About this exercise:
Keeping every line intact, print the records that follow.

━━━━━━━━━━

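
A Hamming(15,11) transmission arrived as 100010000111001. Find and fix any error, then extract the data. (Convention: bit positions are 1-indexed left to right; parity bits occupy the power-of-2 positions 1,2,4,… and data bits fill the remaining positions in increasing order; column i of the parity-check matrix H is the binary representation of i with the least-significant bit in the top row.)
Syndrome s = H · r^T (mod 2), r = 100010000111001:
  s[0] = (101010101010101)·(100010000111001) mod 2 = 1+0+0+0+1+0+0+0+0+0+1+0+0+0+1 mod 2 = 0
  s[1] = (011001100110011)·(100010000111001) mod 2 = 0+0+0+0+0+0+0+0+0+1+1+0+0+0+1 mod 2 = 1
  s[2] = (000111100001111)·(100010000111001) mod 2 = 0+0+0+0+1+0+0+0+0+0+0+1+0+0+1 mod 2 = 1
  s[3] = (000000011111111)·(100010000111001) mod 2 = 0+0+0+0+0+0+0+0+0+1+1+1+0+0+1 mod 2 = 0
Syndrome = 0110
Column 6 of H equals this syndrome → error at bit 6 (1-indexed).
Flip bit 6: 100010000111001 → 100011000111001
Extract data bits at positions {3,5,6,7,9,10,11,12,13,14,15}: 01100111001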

━━━━━━━━━━

Exercise output:
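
A Hamming(15,11) transmission arrived as 100010000111001. Find and fix any error, then extract the data. (Convention: bit positions are 1-indexed left to right; parity bits occupy the power-of-2 positions 1,2,4,… and data bits fill the remaining positions in increasing order; column i of the parity-check matrix H is the binary representation of i with the least-significant bit in the top row.)
Syndrome s = H · r^T (mod 2), r = 100010000111001:
  s[0] = (101010101010101)·(100010000111001) mod 2 = 1+0+0+0+1+0+0+0+0+0+1+0+0+0+1 mod 2 = 0
  s[1] = (011001100110011)·(100010000111001) mod 2 = 0+0+0+0+0+0+0+0+0+1+1+0+0+0+1 mod 2 = 1
  s[2] = (000111100001111)·(100010000111001) mod 2 = 0+0+0+0+1+0+0+0+0+0+0+1+0+0+1 mod 2 = 1
  s[3] = (000000011111111)·(100010000111001) mod 2 = 0+0+0+0+0+0+0+0+0+1+1+1+0+0+1 mod 2 = 0
Syndrome = 0110
Column 6 of H equals this syndrome → error at bit 6 (1-indexed).
Flip bit 6: 100010000111001 → 100011000111001
Extract data bits at positions {3,5,6,7,9,10,11,12,13,14,15}: 01100111001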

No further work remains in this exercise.